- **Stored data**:
______________________________
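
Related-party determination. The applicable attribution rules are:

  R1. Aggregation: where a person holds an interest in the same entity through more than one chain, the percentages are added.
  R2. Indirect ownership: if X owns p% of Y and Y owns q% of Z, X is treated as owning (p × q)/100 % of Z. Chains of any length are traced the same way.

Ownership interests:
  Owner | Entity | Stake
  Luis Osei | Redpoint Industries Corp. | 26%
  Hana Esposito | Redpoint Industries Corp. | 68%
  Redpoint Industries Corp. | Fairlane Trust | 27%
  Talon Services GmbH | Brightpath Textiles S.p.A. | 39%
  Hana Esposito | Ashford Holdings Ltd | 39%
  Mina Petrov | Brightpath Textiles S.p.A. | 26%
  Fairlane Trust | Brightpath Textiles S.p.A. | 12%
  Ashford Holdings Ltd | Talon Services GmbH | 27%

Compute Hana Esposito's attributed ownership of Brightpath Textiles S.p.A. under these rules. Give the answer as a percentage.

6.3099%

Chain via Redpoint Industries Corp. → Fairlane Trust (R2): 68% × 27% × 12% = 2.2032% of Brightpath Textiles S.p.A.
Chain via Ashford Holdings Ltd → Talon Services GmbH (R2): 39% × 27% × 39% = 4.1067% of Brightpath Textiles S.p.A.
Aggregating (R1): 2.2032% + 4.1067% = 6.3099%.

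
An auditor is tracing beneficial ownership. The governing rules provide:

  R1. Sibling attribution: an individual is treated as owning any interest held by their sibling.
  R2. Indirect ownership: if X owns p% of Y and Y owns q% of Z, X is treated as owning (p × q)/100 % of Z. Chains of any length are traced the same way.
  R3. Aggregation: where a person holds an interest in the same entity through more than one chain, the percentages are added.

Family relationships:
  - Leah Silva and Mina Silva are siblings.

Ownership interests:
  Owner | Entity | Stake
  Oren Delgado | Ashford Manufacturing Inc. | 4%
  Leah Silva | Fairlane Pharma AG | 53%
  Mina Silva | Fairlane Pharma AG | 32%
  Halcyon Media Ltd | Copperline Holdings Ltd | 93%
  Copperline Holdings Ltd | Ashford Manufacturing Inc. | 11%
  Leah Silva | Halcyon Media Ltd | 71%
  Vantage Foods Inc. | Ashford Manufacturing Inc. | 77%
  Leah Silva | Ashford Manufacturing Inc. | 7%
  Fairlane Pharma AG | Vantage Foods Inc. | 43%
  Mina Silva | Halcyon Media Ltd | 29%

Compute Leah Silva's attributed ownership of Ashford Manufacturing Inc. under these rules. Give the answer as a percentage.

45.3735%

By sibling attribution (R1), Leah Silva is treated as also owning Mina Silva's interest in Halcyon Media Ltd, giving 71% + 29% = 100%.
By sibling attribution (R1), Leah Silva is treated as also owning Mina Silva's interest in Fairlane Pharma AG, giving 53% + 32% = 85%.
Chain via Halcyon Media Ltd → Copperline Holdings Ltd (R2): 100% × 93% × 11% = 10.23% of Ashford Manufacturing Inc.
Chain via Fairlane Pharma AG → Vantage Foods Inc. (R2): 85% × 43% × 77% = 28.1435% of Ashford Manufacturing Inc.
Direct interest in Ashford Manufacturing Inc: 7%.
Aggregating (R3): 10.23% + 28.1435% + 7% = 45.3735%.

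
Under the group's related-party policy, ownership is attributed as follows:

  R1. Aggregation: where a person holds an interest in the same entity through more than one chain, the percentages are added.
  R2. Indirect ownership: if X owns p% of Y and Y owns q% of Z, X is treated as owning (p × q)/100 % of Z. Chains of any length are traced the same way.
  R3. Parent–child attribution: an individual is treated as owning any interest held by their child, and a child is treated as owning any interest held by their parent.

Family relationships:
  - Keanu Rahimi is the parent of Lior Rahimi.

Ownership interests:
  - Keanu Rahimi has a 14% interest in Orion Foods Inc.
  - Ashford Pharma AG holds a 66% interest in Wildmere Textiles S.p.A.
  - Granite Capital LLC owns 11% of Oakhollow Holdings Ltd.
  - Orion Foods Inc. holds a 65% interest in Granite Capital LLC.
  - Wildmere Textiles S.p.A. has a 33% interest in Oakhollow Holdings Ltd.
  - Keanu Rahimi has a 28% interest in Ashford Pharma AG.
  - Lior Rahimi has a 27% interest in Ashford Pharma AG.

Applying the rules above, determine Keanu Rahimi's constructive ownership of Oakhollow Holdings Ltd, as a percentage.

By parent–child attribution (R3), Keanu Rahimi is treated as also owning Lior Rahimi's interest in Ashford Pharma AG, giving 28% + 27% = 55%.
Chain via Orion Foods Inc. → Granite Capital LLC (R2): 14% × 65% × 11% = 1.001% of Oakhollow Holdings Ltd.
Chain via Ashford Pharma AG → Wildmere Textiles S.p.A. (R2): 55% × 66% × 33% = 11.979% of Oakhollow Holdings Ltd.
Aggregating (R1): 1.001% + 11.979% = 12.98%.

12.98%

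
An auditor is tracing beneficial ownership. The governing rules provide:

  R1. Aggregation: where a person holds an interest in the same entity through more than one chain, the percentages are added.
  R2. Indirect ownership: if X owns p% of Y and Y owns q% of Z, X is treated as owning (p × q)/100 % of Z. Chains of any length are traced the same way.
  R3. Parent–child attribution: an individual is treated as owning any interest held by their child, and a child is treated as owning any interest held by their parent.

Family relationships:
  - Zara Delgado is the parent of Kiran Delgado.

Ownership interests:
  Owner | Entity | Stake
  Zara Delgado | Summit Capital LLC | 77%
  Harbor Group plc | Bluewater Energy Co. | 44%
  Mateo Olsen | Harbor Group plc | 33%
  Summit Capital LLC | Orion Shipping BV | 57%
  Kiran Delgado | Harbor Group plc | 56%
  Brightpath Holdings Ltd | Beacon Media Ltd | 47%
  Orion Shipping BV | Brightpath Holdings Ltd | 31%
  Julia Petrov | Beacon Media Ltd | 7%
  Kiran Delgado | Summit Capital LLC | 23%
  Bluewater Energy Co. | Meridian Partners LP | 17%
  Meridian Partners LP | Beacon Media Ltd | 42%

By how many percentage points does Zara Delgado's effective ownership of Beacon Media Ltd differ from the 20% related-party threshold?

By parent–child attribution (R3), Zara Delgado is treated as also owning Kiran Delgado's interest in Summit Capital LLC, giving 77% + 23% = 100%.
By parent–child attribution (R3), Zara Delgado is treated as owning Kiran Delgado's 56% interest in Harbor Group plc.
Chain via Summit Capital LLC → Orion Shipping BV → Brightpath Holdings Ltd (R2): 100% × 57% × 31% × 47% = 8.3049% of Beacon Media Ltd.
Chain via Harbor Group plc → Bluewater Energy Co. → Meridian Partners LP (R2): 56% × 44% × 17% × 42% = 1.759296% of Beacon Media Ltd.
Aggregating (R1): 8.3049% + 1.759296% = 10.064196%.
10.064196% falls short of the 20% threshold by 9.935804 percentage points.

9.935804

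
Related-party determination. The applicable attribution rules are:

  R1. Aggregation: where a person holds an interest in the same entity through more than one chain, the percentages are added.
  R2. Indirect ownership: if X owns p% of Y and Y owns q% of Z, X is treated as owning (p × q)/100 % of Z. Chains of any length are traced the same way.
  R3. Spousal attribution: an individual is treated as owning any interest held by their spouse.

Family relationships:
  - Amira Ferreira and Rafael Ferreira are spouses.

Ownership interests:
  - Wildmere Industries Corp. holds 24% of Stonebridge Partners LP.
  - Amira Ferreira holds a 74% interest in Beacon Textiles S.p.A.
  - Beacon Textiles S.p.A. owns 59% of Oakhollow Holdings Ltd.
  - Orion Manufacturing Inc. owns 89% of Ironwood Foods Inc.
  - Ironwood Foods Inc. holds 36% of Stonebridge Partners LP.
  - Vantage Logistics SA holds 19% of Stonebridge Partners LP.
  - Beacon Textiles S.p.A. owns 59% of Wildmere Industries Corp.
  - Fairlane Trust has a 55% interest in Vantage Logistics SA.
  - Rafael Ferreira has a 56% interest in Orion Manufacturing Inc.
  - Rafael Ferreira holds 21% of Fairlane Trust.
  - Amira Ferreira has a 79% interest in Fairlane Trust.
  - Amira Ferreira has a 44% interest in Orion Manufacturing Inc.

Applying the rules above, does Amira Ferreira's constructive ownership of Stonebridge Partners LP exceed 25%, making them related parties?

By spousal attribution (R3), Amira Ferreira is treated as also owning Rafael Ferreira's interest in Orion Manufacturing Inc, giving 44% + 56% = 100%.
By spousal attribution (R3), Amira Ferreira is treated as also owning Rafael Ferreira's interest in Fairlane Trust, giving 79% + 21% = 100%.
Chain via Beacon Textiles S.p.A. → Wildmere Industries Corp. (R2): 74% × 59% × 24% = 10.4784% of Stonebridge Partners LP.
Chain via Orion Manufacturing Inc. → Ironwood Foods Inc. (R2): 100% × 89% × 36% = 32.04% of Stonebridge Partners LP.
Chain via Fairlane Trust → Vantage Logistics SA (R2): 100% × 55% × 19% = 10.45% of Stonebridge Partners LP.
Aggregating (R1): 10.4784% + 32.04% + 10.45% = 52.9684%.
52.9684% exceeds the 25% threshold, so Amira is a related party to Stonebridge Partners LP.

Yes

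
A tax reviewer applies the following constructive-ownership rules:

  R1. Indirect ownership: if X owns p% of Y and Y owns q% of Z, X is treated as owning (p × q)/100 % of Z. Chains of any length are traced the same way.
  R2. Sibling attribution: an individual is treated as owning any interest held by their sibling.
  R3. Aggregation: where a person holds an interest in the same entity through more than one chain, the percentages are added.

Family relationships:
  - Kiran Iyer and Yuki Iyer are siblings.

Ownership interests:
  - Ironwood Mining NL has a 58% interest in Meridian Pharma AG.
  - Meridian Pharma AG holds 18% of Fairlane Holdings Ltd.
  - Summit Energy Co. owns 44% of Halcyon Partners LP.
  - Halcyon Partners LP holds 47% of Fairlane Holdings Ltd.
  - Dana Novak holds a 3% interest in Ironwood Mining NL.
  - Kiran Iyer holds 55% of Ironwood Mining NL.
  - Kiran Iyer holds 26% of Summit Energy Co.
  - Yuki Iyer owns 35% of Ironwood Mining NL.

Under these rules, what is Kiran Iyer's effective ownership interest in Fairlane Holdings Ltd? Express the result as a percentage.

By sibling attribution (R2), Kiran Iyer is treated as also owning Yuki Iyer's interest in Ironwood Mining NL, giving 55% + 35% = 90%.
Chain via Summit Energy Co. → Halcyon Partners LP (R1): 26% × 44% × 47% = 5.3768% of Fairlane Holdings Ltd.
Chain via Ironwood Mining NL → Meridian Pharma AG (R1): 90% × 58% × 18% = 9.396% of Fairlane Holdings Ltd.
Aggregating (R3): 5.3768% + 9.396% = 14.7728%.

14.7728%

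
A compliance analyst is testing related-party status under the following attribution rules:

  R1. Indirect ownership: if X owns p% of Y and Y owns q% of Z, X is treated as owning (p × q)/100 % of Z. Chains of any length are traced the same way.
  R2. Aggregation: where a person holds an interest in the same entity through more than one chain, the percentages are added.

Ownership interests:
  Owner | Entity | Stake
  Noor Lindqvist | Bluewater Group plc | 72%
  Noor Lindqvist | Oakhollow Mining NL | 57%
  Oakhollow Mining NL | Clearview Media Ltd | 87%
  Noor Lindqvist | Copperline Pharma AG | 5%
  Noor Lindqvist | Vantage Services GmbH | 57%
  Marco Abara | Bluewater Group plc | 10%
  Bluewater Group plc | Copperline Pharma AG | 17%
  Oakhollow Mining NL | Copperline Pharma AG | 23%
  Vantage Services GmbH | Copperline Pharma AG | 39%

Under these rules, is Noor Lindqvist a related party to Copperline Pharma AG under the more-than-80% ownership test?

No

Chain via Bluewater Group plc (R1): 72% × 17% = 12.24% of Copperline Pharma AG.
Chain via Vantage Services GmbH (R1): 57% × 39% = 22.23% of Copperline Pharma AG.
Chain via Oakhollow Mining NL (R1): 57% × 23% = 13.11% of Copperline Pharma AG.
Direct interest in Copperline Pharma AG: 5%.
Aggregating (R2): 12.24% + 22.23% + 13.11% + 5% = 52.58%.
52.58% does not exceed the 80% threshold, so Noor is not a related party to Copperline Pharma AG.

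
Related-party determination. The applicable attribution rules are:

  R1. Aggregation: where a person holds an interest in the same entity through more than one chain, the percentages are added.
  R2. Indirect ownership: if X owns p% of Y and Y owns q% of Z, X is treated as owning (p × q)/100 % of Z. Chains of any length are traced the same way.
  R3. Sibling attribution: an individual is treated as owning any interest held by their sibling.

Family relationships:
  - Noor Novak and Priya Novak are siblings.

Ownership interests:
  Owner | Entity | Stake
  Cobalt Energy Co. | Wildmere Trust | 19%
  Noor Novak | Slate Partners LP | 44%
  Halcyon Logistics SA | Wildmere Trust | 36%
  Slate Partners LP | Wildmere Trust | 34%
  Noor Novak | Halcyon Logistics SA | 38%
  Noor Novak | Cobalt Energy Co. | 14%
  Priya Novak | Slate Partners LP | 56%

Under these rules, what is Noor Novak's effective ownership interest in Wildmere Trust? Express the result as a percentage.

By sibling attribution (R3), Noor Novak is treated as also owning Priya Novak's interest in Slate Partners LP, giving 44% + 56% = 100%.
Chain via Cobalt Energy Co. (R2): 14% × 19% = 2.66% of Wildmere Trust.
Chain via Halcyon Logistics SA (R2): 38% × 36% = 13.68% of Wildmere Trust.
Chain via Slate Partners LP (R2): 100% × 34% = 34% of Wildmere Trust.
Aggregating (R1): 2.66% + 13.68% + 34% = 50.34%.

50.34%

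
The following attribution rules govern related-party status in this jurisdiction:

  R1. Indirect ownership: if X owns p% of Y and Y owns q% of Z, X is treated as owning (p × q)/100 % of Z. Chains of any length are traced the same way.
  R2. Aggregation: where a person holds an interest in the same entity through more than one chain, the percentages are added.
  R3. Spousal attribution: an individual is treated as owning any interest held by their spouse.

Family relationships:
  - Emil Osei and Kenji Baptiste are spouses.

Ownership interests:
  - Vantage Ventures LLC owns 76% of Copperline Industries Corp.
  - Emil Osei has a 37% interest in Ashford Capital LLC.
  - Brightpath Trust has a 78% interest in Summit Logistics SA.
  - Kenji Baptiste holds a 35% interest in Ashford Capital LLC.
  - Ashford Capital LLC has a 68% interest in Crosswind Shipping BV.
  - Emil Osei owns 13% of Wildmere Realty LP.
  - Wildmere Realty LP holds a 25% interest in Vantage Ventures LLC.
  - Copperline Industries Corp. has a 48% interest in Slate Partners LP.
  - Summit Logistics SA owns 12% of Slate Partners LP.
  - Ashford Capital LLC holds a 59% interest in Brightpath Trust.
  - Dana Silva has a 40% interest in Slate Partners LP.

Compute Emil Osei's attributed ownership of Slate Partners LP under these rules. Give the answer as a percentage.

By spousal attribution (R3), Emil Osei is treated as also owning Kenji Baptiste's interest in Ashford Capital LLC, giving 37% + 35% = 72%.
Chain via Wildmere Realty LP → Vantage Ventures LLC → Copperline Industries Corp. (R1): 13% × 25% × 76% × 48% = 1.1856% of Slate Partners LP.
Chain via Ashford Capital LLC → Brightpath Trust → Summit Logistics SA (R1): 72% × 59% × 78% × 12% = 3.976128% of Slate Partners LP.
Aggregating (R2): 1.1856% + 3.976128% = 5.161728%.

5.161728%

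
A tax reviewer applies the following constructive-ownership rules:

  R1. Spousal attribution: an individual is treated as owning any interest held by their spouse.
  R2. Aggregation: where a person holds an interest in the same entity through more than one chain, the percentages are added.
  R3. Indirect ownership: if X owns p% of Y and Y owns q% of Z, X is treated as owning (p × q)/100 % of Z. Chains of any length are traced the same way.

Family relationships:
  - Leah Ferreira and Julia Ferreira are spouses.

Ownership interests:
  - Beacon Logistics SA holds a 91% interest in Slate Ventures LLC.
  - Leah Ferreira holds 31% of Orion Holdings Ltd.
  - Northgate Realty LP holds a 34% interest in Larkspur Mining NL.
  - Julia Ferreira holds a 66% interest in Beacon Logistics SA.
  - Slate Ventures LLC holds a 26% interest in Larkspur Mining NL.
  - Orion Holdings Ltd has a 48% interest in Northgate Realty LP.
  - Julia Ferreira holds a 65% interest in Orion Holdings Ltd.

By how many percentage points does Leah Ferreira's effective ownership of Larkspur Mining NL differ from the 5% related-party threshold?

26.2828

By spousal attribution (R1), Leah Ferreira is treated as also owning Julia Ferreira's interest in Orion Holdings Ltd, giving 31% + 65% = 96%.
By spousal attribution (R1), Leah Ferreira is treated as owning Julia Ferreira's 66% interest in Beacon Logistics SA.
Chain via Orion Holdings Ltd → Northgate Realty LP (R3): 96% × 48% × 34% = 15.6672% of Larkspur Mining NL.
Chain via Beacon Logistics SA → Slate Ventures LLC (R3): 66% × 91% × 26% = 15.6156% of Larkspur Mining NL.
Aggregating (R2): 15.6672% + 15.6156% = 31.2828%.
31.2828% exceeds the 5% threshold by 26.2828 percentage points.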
______________________________
- **Your assignment**:
Using the records above, report each line that contains the word "held" by copying it.

- **Task response**:
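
  R1. Sibling attribution: an individual is treated as owning any interest held by their sibling.
  R3. Parent–child attribution: an individual is treated as owning any interest held by their child, and a child is treated as owning any interest held by their parent.
  R3. Parent–child attribution: an individual is treated as owning any interest held by their child, and a child is treated as owning any interest held by their parent.
  R3. Spousal attribution: an individual is treated as owning any interest held by their spouse.
  R2. Sibling attribution: an individual is treated as owning any interest held by their sibling.
  R3. Sibling attribution: an individual is treated as owning any interest held by their sibling.
  R3. Spousal attribution: an individual is treated as owning any interest held by their spouse.
  R1. Spousal attribution: an individual is treated as owning any interest held by their spouse.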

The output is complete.